▶ [Aim of the exercise]: Look through the records below, and whenever a line contains "element", copy it.

--- Extracted information Enclosed Below ---

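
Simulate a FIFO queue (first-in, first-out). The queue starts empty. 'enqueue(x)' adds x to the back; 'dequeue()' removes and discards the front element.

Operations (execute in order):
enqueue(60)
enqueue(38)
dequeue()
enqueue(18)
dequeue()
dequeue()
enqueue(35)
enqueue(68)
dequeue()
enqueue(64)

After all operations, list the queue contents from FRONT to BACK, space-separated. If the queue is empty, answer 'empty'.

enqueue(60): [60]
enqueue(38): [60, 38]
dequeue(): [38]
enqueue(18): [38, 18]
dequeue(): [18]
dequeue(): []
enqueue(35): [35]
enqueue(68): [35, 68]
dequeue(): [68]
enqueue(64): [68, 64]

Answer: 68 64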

--- End of Enclosed Extracted information ---
--- Extracted information Enclosed Below ---

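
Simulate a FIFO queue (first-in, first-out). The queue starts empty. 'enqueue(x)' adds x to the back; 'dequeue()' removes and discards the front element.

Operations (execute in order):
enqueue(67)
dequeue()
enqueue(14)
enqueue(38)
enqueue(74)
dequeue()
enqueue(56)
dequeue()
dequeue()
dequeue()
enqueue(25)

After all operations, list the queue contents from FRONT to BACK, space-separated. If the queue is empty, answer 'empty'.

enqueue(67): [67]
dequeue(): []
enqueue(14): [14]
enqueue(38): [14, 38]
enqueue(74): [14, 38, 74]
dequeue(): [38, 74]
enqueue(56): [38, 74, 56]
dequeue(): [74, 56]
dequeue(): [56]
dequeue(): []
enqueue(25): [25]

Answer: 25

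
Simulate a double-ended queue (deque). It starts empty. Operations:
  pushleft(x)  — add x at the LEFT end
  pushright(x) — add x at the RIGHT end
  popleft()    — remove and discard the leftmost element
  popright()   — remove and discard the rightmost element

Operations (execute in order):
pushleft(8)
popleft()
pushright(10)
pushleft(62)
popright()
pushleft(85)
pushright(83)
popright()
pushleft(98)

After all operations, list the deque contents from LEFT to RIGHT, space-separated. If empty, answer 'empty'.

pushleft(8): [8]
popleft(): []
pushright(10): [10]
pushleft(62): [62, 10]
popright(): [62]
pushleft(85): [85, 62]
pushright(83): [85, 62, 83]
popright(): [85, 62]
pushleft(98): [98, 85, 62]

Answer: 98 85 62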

--- End of Enclosed Extracted information ---

▶ [Answer box]:
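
Simulate a FIFO queue (first-in, first-out). The queue starts empty. 'enqueue(x)' adds x to the back; 'dequeue()' removes and discards the front element.
Simulate a FIFO queue (first-in, first-out). The queue starts empty. 'enqueue(x)' adds x to the back; 'dequeue()' removes and discards the front element.
  popleft()    — remove and discard the leftmost element
  popright()   — remove and discard the rightmost element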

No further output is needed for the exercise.